> _Work order_
The output is the lines below from the one with "Apply the relevant rule of inference. A DNF" through the one with "Solve the following. A", both included, printed exactly and with no other line.

> _The records_

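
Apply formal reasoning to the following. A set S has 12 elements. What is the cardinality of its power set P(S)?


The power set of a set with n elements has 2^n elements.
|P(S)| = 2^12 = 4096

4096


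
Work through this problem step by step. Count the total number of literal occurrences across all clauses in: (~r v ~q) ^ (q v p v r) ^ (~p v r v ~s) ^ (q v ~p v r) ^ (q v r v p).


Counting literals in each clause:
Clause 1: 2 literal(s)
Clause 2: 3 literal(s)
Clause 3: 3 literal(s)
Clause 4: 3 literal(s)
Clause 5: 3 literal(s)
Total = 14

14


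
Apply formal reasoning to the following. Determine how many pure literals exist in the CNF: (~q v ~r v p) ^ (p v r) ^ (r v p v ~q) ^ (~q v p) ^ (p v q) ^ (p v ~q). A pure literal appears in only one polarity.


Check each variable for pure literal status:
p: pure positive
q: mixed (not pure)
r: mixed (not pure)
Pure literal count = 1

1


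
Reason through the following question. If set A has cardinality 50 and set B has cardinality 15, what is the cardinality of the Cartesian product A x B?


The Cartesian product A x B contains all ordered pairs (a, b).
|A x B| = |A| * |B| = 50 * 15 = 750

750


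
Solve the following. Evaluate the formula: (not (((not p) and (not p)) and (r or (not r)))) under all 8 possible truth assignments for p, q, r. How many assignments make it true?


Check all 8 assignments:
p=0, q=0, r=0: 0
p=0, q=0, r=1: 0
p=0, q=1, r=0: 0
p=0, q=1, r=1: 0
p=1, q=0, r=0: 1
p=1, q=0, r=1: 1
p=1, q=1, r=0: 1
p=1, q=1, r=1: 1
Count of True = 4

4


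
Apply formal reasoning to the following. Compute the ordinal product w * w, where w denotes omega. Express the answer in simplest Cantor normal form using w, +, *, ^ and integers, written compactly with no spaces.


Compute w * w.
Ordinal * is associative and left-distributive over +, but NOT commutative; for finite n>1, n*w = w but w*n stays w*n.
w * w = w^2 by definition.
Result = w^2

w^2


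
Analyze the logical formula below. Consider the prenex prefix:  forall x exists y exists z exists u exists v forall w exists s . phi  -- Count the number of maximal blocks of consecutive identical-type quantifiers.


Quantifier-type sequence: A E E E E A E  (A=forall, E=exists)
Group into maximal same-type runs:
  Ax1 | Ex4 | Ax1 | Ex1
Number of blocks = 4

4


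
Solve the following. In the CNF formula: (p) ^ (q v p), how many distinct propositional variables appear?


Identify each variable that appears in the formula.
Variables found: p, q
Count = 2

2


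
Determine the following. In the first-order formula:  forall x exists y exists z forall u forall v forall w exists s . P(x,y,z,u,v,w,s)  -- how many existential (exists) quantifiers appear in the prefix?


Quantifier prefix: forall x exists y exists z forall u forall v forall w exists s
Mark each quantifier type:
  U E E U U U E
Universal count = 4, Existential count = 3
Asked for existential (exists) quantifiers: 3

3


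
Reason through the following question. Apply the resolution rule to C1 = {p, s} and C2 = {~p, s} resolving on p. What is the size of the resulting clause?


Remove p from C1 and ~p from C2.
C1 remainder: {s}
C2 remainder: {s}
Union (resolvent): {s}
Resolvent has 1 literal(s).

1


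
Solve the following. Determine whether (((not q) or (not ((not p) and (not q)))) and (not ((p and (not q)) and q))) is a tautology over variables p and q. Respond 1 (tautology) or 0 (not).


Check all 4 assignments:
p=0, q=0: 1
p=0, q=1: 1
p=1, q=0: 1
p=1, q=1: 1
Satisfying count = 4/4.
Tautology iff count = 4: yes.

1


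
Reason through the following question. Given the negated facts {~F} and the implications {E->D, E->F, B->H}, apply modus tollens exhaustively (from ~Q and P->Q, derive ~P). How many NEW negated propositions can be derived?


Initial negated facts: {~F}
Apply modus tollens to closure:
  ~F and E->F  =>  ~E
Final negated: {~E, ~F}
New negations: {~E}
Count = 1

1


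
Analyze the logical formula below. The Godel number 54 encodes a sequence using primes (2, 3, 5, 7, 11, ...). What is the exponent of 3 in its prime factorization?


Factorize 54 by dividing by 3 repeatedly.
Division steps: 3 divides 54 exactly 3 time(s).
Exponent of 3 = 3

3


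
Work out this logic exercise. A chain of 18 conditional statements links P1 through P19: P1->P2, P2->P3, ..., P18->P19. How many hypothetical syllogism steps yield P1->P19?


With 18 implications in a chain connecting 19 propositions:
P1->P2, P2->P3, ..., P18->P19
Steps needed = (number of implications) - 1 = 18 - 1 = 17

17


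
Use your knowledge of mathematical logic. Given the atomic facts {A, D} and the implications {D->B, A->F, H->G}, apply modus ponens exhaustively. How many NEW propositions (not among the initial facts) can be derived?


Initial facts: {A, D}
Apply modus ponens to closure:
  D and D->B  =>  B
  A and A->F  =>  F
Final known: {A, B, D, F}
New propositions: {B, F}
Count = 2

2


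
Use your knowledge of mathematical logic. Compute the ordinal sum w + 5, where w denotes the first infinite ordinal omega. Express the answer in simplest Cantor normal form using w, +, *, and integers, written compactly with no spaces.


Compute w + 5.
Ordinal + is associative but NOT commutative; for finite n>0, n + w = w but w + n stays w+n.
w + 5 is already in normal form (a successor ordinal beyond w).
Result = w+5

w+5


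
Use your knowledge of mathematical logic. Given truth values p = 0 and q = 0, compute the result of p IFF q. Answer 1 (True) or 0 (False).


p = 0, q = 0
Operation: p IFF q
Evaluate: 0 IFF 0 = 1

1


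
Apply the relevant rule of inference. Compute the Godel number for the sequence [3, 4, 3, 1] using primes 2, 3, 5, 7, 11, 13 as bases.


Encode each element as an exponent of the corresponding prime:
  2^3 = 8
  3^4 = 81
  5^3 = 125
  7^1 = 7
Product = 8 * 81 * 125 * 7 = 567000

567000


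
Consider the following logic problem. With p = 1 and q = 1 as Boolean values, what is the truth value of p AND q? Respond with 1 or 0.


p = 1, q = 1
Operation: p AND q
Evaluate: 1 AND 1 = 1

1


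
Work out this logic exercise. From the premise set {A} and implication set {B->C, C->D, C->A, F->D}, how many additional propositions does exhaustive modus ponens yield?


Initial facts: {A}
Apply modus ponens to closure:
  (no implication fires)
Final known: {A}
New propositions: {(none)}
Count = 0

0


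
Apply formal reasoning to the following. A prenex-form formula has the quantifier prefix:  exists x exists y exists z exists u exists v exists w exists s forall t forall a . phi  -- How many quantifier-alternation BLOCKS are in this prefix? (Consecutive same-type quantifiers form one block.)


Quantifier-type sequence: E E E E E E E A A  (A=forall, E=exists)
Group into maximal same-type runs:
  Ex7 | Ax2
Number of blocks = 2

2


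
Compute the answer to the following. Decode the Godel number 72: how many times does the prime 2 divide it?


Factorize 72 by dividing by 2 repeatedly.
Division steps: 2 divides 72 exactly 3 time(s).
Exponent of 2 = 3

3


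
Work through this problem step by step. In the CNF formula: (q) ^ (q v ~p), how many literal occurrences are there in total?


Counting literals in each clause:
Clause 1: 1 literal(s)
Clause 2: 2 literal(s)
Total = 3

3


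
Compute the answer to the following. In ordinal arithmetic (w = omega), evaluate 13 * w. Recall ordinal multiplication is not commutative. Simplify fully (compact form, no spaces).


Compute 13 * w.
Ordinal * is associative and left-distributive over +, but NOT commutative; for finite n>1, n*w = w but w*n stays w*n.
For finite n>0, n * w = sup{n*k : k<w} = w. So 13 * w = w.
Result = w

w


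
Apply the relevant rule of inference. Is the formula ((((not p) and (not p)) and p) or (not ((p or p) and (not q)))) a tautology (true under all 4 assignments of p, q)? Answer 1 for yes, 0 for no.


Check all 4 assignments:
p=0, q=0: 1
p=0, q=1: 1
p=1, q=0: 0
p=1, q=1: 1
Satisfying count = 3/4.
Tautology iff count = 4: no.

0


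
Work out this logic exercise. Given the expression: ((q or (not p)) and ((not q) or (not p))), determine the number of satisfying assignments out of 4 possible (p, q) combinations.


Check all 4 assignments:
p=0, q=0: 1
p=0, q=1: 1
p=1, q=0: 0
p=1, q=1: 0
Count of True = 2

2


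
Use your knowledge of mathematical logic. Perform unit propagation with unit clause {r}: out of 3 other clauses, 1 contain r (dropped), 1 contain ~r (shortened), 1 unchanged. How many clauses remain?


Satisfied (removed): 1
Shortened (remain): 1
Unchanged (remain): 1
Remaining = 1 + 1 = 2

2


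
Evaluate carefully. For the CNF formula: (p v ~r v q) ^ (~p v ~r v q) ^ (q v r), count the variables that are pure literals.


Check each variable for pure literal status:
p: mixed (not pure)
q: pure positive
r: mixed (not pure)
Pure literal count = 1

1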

...

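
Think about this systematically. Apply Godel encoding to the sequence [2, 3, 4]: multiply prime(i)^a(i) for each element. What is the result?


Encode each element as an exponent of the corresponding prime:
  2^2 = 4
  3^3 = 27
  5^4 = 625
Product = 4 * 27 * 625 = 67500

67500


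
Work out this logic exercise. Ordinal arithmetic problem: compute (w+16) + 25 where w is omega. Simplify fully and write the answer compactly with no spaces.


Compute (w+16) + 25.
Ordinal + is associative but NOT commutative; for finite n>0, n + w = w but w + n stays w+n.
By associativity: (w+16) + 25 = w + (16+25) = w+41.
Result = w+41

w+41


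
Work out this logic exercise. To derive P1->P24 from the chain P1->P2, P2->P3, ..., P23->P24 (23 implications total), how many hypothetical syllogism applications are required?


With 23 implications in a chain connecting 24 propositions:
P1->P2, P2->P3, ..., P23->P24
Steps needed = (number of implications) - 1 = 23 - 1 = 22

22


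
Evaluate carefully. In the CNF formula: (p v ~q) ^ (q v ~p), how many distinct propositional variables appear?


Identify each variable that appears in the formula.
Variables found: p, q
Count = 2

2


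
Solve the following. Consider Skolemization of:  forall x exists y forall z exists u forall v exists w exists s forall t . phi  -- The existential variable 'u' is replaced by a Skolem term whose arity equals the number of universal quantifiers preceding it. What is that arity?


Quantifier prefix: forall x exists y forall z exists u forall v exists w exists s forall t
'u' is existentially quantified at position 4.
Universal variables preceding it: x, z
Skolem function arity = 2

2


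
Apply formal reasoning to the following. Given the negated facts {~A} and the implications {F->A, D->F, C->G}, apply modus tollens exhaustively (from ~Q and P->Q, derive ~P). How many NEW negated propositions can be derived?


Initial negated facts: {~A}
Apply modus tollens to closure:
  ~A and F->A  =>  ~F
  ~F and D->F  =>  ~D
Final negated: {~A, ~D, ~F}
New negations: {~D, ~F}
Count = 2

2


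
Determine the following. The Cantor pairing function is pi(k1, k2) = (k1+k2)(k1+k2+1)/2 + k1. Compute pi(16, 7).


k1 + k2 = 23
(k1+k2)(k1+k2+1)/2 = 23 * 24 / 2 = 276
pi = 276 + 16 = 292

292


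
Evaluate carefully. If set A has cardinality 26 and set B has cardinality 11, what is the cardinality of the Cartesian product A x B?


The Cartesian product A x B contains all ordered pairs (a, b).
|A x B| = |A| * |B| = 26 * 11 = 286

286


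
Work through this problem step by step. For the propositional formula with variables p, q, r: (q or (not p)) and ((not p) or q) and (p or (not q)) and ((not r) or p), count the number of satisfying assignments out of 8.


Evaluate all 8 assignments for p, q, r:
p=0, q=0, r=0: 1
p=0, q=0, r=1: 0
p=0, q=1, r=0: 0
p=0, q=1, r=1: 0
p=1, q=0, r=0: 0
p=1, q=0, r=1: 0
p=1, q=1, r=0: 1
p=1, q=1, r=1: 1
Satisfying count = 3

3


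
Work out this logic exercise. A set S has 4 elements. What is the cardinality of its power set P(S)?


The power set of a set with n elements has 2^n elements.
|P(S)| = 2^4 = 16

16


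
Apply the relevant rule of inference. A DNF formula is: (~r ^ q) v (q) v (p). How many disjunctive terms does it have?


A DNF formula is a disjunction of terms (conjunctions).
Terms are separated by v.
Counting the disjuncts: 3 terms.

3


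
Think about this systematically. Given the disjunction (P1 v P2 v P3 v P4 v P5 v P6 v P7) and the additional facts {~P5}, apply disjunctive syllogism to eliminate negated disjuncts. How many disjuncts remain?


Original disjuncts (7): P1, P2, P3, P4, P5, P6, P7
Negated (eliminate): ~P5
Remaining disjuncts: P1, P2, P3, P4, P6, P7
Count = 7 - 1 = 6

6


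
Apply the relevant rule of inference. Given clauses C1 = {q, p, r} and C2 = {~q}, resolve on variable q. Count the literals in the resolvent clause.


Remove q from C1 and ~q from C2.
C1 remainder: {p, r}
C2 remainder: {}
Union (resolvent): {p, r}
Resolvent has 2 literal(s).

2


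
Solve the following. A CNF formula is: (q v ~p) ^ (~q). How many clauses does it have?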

--

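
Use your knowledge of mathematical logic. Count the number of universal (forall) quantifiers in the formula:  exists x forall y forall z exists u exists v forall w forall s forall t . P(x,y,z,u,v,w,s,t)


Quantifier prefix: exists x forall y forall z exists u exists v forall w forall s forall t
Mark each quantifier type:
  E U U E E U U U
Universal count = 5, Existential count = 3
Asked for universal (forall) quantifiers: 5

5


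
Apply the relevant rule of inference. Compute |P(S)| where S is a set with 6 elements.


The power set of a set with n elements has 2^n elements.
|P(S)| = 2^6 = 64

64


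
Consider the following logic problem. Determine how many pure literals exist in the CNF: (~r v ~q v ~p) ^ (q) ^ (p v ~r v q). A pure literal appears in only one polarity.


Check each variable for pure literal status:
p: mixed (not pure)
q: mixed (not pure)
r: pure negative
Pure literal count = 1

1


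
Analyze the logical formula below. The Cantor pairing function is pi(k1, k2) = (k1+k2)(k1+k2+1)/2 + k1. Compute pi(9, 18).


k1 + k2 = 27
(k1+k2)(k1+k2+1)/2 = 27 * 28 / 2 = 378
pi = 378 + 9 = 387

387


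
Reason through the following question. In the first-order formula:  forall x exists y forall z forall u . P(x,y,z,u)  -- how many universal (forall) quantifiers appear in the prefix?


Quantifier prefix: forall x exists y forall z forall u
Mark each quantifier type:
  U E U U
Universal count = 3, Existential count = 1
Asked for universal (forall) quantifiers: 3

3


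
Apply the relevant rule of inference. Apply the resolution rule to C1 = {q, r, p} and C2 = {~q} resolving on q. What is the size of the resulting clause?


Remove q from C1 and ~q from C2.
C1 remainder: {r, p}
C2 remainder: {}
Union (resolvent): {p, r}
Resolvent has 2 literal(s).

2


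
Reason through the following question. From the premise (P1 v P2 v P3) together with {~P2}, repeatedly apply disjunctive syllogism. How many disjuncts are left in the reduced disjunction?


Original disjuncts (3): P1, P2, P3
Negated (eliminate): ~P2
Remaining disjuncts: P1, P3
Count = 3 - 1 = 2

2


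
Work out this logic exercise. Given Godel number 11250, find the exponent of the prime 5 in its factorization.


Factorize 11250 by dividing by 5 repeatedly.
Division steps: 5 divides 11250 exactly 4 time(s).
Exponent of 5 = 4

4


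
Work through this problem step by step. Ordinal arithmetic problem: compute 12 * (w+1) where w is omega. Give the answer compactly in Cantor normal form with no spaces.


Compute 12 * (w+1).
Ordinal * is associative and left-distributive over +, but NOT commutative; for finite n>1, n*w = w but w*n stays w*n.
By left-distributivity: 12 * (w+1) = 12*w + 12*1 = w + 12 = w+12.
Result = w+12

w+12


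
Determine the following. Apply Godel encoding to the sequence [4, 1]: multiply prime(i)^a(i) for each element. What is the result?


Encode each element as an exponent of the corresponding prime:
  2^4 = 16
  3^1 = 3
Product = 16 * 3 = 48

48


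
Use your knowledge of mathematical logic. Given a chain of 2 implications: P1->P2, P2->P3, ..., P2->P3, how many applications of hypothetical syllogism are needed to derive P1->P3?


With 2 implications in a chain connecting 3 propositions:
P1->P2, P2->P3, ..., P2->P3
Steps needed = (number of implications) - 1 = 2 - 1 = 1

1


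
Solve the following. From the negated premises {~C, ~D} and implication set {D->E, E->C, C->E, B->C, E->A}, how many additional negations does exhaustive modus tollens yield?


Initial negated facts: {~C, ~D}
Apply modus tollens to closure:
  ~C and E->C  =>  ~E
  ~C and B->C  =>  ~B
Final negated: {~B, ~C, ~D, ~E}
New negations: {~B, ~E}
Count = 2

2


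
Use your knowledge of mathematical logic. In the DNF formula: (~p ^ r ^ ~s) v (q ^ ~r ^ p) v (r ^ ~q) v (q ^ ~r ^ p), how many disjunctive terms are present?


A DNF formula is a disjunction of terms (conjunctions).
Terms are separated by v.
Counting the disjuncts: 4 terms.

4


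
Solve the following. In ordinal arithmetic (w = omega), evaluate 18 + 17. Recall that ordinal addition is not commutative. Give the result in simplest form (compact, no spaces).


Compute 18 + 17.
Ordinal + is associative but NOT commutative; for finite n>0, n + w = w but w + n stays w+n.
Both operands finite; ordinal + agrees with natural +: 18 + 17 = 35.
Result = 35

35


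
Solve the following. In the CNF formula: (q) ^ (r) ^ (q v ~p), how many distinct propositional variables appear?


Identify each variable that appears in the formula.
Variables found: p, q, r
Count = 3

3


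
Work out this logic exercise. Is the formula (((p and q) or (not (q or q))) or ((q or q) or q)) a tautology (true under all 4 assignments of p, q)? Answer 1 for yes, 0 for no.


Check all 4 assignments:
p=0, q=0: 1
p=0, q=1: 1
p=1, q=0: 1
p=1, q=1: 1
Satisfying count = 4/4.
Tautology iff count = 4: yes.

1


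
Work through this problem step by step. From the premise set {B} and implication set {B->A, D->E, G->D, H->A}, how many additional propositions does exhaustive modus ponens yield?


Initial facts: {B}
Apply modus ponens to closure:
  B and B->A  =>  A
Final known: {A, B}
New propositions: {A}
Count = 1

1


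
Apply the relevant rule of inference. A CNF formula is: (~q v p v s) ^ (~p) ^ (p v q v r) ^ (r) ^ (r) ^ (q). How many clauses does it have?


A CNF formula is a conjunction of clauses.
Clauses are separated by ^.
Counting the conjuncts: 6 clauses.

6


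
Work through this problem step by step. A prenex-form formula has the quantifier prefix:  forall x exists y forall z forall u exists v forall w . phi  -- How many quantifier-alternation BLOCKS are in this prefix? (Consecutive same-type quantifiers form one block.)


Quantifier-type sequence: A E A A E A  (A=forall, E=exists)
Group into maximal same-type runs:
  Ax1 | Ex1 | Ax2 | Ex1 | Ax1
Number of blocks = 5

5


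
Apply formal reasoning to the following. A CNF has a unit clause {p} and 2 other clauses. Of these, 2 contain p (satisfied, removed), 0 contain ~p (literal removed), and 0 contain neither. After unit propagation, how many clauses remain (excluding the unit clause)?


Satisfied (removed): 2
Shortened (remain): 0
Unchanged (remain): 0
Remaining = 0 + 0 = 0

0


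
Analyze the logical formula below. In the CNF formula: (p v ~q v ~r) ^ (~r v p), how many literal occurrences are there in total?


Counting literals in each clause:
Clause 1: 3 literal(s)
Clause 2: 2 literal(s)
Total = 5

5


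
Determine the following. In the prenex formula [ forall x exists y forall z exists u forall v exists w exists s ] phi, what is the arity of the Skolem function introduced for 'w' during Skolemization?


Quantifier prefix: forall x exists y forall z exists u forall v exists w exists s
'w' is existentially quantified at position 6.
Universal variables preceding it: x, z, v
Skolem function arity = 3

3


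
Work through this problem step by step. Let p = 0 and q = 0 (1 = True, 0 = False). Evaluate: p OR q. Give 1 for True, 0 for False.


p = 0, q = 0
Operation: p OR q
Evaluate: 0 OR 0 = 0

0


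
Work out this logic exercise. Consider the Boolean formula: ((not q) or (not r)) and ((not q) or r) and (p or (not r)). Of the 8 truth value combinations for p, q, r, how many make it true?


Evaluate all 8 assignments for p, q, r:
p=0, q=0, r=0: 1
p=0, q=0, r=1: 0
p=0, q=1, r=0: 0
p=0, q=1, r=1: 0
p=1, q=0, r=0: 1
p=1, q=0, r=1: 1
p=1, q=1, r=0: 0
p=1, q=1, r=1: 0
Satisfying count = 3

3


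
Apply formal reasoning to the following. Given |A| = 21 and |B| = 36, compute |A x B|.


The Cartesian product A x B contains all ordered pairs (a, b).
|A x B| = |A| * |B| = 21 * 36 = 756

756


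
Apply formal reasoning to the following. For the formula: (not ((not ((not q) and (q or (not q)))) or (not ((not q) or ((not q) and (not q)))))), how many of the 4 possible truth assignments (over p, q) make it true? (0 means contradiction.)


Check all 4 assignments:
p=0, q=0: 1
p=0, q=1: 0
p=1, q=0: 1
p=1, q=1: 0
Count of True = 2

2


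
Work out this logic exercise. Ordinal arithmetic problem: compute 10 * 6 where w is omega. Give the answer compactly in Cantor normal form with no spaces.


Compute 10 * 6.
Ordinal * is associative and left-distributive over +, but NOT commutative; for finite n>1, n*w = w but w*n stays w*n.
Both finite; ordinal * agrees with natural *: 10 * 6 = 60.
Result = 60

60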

> _Exercise solution_
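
Apply the relevant rule of inference. A DNF formula is: (~r ^ q) v (q) v (p). How many disjunctive terms does it have?


A DNF formula is a disjunction of terms (conjunctions).
Terms are separated by v.
Counting the disjuncts: 3 terms.

3


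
Think about this systematically. Given the disjunction (P1 v P2 v P3 v P4 v P5 v P6 v P7) and the additional facts {~P5}, apply disjunctive syllogism to eliminate negated disjuncts. How many disjuncts remain?


Original disjuncts (7): P1, P2, P3, P4, P5, P6, P7
Negated (eliminate): ~P5
Remaining disjuncts: P1, P2, P3, P4, P6, P7
Count = 7 - 1 = 6

6


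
Apply the relevant rule of inference. Given clauses C1 = {q, p, r} and C2 = {~q}, resolve on variable q. Count the literals in the resolvent clause.


Remove q from C1 and ~q from C2.
C1 remainder: {p, r}
C2 remainder: {}
Union (resolvent): {p, r}
Resolvent has 2 literal(s).

2


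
Solve the following. A CNF formula is: (q v ~p) ^ (~q). How many clauses does it have?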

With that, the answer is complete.